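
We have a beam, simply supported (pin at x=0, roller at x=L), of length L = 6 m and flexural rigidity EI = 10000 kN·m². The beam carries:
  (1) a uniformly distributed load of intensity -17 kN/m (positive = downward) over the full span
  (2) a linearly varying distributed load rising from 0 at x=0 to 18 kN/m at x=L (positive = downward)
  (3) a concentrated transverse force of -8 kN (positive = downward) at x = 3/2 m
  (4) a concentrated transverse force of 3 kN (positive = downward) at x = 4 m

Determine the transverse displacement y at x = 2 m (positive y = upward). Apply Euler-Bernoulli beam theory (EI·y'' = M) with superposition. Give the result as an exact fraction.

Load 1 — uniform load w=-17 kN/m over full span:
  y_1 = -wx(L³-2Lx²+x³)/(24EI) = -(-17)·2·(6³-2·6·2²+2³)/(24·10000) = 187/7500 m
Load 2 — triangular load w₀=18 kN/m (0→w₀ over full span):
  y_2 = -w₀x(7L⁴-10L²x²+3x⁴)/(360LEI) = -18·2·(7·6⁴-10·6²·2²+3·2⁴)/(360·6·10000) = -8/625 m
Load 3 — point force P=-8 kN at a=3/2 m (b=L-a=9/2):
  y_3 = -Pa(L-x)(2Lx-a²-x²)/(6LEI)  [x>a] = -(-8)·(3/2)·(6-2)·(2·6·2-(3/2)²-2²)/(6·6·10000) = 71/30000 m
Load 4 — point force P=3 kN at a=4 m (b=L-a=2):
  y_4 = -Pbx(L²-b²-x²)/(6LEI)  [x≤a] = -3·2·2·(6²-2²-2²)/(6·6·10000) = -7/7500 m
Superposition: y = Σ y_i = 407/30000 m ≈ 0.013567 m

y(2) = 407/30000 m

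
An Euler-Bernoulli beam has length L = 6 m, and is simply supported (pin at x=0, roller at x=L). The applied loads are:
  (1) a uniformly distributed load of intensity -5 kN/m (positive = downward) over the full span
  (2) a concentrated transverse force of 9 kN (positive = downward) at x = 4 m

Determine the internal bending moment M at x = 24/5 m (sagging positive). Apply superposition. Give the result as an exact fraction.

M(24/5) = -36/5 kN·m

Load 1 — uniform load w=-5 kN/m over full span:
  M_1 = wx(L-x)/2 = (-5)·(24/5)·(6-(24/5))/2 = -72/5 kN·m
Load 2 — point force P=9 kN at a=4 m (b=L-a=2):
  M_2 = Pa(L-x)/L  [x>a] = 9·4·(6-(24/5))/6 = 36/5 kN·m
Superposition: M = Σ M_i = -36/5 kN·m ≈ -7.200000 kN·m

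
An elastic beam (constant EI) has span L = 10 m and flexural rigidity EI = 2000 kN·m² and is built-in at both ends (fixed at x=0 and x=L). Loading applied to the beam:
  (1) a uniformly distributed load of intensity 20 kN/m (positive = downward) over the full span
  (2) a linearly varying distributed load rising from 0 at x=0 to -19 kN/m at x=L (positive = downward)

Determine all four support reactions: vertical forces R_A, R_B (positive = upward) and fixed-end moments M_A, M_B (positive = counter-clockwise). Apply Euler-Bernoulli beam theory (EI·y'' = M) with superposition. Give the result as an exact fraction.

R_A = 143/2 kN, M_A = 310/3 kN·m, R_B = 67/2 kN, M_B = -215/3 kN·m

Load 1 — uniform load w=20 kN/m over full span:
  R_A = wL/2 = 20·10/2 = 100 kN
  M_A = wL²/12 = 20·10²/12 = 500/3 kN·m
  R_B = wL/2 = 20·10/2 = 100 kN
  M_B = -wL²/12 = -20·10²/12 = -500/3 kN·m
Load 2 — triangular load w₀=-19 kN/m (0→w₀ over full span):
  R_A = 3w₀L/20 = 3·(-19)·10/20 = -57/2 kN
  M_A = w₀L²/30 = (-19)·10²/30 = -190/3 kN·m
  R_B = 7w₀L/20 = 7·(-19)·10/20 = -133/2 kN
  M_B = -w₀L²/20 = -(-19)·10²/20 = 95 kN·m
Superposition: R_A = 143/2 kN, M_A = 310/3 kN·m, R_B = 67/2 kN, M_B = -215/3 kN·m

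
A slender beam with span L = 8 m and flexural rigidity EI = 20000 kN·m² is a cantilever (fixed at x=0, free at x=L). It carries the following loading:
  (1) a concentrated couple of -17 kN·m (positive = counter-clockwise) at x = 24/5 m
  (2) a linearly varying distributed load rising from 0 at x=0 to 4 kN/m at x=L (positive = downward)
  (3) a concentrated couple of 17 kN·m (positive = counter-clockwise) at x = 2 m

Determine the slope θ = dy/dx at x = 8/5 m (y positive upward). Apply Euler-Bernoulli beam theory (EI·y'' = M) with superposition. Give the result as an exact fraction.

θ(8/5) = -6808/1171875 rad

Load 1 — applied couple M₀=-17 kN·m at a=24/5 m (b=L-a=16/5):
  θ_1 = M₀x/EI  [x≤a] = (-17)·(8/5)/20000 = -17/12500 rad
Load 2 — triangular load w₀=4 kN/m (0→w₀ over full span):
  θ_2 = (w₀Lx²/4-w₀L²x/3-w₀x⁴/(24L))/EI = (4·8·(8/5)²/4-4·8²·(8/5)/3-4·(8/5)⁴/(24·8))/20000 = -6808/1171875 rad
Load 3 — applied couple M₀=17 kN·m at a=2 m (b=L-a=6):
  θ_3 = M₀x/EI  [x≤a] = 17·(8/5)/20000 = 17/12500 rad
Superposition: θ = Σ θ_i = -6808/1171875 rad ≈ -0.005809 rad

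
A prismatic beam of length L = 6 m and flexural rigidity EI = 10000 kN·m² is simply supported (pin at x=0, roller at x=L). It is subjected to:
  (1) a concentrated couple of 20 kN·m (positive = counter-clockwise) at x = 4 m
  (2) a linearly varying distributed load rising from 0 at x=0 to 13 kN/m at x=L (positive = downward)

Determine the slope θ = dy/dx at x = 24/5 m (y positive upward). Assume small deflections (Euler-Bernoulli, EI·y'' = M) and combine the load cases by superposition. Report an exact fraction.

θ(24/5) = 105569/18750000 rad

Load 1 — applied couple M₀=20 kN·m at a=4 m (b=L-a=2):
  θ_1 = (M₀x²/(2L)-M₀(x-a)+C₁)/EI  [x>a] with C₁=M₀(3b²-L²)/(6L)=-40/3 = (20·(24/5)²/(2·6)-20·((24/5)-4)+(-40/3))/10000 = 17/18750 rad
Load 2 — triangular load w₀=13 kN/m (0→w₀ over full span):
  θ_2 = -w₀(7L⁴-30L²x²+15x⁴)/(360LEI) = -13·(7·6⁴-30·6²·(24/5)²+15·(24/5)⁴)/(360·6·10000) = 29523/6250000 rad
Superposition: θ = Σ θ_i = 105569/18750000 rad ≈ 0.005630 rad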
————
» Assignment:
Across the entries above, how many lines include the word "carries"? Give only the number.

» Response to the exercise:
2